• Aim of the exercise
Among the entries below, extract exactly the lines that run from the one with "d/du [(-2*u^3 +" through the one with "j^4/3 + 4*j^3/9", both ends included.
◆ ◆ ◆ ◆ ◆
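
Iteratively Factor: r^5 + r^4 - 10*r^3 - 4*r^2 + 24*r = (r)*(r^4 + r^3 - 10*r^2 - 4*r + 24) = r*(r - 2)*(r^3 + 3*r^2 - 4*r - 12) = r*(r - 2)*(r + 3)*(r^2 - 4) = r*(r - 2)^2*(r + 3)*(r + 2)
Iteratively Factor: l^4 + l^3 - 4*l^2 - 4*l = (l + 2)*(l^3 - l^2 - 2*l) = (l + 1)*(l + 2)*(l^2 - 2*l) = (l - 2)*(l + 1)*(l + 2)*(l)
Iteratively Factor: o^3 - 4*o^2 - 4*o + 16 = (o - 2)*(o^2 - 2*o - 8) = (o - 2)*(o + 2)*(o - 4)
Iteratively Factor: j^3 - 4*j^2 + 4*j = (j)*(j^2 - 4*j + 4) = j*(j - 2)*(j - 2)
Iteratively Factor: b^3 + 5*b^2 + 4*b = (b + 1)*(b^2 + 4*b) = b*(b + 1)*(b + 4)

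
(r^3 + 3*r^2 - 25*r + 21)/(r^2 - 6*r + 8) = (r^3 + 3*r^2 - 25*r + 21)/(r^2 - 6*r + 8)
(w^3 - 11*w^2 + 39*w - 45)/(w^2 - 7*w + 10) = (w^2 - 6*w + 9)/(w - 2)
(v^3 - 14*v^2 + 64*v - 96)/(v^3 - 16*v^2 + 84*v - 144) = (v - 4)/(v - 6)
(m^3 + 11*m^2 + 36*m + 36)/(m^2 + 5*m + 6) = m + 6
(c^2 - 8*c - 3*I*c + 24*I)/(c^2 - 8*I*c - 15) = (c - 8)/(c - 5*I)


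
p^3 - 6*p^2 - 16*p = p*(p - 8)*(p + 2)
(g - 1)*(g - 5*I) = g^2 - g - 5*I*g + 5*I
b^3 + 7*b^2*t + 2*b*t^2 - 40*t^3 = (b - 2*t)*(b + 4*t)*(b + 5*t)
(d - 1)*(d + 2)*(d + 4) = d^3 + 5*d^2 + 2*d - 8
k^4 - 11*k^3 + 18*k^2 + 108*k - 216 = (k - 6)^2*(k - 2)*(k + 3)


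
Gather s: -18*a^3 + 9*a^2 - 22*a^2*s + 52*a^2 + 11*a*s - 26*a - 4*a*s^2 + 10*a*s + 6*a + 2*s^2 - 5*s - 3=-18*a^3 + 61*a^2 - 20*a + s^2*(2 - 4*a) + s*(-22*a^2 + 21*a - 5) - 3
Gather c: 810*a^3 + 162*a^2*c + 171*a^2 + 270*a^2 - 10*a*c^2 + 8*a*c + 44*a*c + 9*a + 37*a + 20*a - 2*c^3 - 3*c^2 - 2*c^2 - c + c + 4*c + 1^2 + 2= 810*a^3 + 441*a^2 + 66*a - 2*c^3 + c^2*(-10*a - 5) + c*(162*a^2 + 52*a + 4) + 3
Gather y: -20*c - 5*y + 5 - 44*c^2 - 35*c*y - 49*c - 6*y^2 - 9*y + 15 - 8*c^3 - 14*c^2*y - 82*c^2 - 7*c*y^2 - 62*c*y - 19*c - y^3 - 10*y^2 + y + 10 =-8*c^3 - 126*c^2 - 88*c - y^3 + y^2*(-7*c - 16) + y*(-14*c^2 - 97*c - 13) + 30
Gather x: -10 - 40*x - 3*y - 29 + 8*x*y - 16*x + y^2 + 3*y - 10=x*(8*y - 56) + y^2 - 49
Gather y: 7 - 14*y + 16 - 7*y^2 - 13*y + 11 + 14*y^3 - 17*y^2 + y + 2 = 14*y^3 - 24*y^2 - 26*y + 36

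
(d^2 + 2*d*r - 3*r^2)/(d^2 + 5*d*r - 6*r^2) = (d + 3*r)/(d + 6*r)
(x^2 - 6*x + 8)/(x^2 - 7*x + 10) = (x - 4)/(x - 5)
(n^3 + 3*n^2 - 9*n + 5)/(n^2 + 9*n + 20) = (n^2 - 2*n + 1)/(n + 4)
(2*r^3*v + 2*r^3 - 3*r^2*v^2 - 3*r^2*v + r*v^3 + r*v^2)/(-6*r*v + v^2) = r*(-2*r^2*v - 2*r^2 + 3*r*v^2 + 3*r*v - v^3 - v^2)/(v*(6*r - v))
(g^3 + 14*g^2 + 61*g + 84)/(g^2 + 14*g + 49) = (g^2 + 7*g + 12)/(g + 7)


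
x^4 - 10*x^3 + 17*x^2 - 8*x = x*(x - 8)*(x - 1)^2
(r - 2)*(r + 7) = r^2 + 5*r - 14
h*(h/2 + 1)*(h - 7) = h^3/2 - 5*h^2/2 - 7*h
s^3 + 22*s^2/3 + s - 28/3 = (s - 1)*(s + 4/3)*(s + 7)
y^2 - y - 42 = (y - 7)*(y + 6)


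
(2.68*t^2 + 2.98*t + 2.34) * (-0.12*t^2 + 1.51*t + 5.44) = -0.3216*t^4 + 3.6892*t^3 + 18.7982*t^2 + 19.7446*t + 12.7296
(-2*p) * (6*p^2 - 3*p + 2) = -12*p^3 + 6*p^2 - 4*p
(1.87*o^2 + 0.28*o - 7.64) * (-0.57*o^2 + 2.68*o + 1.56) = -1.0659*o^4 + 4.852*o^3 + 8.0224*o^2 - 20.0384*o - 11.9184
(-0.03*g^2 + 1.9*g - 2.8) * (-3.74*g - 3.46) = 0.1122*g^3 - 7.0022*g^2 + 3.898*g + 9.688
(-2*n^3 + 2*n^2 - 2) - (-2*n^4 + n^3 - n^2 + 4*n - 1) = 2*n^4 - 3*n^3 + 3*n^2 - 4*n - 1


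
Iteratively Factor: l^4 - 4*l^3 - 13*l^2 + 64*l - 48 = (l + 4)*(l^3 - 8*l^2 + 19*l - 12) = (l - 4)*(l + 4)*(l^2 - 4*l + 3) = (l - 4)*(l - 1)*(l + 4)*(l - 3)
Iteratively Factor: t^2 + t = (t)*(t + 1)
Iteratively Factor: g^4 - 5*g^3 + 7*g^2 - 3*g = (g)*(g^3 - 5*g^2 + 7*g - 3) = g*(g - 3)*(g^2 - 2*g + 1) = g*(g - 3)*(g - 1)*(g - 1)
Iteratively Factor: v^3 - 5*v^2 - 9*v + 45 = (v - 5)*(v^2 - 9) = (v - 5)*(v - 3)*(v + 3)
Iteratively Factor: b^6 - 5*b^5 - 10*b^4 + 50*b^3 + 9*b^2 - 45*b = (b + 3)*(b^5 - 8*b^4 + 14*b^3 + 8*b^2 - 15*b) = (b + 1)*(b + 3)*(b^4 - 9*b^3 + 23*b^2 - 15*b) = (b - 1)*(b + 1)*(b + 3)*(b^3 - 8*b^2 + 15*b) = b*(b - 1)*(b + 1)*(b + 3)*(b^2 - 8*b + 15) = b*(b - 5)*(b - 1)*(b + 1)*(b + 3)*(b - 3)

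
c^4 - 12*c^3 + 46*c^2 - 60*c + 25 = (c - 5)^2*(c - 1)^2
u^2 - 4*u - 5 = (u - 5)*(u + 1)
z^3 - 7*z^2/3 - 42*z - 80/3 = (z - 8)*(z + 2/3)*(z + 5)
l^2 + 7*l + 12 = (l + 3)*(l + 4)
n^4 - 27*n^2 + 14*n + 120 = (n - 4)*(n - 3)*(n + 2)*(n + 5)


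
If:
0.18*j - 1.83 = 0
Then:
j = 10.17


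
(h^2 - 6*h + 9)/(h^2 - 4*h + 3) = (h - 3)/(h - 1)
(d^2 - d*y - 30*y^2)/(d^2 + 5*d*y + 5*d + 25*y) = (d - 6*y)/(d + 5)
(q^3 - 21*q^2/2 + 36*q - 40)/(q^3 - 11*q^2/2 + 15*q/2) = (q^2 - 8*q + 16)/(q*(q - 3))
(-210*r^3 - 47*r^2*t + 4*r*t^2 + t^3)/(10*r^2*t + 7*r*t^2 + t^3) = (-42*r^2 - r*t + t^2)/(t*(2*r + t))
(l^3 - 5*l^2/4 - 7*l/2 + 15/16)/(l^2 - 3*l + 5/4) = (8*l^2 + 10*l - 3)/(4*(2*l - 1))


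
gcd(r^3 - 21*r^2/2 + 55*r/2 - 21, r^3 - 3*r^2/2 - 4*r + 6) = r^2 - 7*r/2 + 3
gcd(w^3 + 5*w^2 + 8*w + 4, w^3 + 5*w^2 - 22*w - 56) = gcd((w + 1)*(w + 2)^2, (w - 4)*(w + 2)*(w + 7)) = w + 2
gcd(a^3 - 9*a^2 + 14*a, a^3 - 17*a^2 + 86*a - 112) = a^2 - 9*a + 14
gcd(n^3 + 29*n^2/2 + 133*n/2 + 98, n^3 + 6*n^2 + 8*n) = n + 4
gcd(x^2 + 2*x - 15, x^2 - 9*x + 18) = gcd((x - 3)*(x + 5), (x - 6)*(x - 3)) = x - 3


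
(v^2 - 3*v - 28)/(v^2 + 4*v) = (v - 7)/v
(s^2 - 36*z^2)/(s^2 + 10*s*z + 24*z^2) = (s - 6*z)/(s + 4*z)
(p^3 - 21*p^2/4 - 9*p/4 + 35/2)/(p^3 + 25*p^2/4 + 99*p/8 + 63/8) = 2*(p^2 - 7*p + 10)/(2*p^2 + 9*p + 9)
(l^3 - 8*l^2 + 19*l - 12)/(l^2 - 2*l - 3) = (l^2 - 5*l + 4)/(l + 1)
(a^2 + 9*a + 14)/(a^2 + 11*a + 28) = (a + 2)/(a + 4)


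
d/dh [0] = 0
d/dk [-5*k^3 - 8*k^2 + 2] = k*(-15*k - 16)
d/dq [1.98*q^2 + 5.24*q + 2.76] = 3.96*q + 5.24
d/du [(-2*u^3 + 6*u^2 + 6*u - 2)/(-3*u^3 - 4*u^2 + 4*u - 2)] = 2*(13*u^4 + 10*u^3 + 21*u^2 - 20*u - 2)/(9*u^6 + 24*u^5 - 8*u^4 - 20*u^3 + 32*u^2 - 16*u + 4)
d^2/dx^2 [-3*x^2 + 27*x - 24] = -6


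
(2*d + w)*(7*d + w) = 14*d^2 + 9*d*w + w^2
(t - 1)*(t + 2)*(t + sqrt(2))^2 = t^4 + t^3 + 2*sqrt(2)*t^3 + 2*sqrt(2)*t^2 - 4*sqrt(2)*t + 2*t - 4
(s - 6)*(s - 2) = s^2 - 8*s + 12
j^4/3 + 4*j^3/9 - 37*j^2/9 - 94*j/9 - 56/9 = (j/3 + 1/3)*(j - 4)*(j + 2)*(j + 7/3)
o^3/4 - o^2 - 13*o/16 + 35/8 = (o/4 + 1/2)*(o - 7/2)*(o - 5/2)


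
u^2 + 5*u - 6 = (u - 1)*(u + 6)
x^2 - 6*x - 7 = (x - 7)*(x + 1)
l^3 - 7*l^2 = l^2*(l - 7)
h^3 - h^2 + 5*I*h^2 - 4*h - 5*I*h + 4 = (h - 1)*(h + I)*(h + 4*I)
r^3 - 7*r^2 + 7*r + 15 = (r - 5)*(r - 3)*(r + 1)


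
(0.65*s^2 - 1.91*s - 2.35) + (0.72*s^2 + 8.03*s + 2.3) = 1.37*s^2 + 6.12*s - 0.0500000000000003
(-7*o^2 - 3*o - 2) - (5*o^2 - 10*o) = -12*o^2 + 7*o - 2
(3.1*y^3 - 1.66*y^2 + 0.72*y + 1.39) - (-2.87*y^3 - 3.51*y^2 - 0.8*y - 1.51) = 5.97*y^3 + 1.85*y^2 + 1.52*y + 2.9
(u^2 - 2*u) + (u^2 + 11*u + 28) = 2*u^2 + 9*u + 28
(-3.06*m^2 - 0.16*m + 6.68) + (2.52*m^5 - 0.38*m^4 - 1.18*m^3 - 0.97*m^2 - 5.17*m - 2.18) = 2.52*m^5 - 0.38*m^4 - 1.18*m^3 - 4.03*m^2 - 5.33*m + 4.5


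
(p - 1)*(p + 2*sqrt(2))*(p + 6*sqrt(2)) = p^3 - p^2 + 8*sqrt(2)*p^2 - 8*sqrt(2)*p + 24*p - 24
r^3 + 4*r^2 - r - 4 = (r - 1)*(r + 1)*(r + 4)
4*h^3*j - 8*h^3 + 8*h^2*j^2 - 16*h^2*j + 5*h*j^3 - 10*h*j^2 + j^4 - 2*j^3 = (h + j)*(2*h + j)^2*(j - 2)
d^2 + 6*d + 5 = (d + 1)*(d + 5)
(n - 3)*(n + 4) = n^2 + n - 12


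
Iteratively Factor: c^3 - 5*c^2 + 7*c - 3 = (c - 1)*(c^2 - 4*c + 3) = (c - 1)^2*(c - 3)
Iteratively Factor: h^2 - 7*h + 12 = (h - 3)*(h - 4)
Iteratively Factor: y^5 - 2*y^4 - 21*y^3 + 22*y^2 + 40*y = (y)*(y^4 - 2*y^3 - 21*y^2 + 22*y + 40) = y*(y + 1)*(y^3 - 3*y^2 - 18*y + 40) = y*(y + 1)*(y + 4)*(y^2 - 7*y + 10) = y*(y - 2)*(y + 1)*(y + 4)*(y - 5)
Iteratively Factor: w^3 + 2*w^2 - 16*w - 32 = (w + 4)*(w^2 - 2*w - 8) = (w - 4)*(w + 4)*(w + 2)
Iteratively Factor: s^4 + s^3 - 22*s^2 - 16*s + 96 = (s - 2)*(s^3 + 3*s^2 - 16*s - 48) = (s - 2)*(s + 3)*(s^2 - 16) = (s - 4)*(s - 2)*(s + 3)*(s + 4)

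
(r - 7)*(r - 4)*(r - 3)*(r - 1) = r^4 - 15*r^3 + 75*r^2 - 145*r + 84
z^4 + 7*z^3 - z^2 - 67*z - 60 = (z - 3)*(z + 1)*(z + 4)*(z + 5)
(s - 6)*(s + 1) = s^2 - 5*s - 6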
◆ ◆ ◆ ◆ ◆
• Exercise response
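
d/du [(-2*u^3 + 6*u^2 + 6*u - 2)/(-3*u^3 - 4*u^2 + 4*u - 2)] = 2*(13*u^4 + 10*u^3 + 21*u^2 - 20*u - 2)/(9*u^6 + 24*u^5 - 8*u^4 - 20*u^3 + 32*u^2 - 16*u + 4)
d^2/dx^2 [-3*x^2 + 27*x - 24] = -6


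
(2*d + w)*(7*d + w) = 14*d^2 + 9*d*w + w^2
(t - 1)*(t + 2)*(t + sqrt(2))^2 = t^4 + t^3 + 2*sqrt(2)*t^3 + 2*sqrt(2)*t^2 - 4*sqrt(2)*t + 2*t - 4
(s - 6)*(s - 2) = s^2 - 8*s + 12
j^4/3 + 4*j^3/9 - 37*j^2/9 - 94*j/9 - 56/9 = (j/3 + 1/3)*(j - 4)*(j + 2)*(j + 7/3)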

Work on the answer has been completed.